> GOAL OF THE EXERCISE
Check each line of the entries below for the word "frac", and copy the lines that have it.

> INFORMATION SHOWN
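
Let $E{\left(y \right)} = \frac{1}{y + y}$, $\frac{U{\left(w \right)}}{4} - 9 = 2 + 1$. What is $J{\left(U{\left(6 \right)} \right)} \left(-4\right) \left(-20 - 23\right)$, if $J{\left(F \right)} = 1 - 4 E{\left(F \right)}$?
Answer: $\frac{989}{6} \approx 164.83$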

...

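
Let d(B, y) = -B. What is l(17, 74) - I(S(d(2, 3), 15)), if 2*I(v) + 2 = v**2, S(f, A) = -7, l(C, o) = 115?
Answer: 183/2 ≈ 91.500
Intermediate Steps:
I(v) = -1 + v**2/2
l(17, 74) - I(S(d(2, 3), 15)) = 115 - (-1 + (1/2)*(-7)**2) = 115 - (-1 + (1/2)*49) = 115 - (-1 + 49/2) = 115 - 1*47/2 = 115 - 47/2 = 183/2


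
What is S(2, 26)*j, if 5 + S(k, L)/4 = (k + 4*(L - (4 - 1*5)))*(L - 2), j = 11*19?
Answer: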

> COMPLETED TASK
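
Let $E{\left(y \right)} = \frac{1}{y + y}$, $\frac{U{\left(w \right)}}{4} - 9 = 2 + 1$. What is $J{\left(U{\left(6 \right)} \right)} \left(-4\right) \left(-20 - 23\right)$, if $J{\left(F \right)} = 1 - 4 E{\left(F \right)}$?
Answer: $\frac{989}{6} \approx 164.83$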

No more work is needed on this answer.